Activity: Look for the word "Elsford" in the material below, then report each line where it occurs.
--------------------------------
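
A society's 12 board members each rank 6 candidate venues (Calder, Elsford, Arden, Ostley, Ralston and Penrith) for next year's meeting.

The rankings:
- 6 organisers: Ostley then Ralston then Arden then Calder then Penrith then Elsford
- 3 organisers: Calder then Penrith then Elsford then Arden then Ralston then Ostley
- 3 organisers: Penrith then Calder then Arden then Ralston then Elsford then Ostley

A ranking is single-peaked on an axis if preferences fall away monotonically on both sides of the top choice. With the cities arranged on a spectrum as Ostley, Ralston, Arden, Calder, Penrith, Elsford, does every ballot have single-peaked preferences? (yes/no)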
--------------------------------
Problem solution:
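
A society's 12 board members each rank 6 candidate venues (Calder, Elsford, Arden, Ostley, Ralston and Penrith) for next year's meeting.
- 6 organisers: Ostley then Ralston then Arden then Calder then Penrith then Elsford
- 3 organisers: Calder then Penrith then Elsford then Arden then Ralston then Ostley
- 3 organisers: Penrith then Calder then Arden then Ralston then Elsford then Ostley
A ranking is single-peaked on an axis if preferences fall away monotonically on both sides of the top choice. With the cities arranged on a spectrum as Ostley, Ralston, Arden, Calder, Penrith, Elsford, does every ballot have single-peaked preferences? (yes/no)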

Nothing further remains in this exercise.